### Dataset entries
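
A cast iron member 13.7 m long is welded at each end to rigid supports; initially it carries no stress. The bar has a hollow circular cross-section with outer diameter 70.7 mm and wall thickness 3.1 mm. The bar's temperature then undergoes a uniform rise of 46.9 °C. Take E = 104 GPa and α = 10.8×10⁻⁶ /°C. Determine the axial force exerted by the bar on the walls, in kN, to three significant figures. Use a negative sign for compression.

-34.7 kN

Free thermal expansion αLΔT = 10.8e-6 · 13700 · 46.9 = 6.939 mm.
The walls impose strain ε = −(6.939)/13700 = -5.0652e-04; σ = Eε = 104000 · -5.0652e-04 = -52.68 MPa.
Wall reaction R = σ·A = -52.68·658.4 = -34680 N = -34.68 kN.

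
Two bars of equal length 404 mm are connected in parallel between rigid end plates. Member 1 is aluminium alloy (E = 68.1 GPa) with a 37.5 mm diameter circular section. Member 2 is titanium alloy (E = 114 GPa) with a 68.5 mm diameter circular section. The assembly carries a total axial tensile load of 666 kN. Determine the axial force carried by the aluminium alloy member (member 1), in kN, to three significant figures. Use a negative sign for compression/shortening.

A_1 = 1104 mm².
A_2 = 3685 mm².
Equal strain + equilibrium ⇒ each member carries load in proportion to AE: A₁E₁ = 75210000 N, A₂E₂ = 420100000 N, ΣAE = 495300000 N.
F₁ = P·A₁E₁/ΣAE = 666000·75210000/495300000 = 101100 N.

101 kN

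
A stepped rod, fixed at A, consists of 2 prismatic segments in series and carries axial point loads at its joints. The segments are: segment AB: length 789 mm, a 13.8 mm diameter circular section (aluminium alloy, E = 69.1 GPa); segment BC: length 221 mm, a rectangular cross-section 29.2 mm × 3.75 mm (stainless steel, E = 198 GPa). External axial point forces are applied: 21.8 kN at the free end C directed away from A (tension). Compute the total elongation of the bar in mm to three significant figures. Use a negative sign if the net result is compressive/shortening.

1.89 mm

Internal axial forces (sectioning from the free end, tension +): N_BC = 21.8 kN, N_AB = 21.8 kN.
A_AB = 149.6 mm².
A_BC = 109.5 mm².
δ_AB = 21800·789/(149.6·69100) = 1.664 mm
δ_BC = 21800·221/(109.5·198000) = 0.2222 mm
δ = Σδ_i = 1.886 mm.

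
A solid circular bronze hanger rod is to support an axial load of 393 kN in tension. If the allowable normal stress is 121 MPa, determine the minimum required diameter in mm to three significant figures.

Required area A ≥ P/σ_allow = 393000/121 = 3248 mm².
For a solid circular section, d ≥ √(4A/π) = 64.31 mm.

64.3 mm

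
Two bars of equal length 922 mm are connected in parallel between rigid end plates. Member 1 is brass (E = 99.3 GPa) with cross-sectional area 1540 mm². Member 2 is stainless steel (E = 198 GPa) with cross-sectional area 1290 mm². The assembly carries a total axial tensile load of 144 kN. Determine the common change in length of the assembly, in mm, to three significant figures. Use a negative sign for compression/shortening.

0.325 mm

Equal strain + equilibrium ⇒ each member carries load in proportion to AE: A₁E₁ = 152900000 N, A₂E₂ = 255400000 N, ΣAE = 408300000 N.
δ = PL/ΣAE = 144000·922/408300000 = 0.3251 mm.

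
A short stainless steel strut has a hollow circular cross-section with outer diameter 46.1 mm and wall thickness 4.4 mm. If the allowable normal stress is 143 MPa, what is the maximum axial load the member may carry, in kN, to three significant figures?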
######
### Dataset entries
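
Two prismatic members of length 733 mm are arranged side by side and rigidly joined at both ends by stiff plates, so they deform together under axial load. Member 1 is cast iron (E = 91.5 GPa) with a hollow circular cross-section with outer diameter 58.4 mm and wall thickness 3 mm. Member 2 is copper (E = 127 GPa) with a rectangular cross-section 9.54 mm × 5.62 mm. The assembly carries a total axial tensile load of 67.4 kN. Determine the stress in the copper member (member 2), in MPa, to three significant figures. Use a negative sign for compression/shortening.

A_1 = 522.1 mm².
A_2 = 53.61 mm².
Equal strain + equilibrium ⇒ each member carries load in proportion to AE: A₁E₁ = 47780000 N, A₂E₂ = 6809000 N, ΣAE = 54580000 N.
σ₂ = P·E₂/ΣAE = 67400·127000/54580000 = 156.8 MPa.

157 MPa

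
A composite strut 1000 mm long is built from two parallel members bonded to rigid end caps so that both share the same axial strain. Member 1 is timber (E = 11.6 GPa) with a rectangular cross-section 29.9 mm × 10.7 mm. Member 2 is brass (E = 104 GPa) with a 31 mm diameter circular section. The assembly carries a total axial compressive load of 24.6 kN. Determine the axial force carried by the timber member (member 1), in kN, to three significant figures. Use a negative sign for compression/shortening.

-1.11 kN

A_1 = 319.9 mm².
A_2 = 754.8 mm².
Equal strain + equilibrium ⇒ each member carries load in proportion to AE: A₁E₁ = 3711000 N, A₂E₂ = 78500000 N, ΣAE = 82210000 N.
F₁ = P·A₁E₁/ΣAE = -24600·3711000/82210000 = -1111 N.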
######
*Work request*: Please reproduce, exactly as they appear above, the lines from the line containing "A solid circular bronze" up to and including the line containing "A short stainless".

*Reply*:
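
A solid circular bronze hanger rod is to support an axial load of 393 kN in tension. If the allowable normal stress is 121 MPa, determine the minimum required diameter in mm to three significant figures.

Required area A ≥ P/σ_allow = 393000/121 = 3248 mm².
For a solid circular section, d ≥ √(4A/π) = 64.31 mm.

64.3 mm

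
Two bars of equal length 922 mm are connected in parallel between rigid end plates. Member 1 is brass (E = 99.3 GPa) with cross-sectional area 1540 mm². Member 2 is stainless steel (E = 198 GPa) with cross-sectional area 1290 mm². The assembly carries a total axial tensile load of 144 kN. Determine the common change in length of the assembly, in mm, to three significant figures. Use a negative sign for compression/shortening.

0.325 mm

Equal strain + equilibrium ⇒ each member carries load in proportion to AE: A₁E₁ = 152900000 N, A₂E₂ = 255400000 N, ΣAE = 408300000 N.
δ = PL/ΣAE = 144000·922/408300000 = 0.3251 mm.

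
A short stainless steel strut has a hollow circular cross-section with outer diameter 46.1 mm and wall thickness 4.4 mm. If the allowable normal stress is 143 MPa, what is the maximum axial load the member may carry, in kN, to three significant figures?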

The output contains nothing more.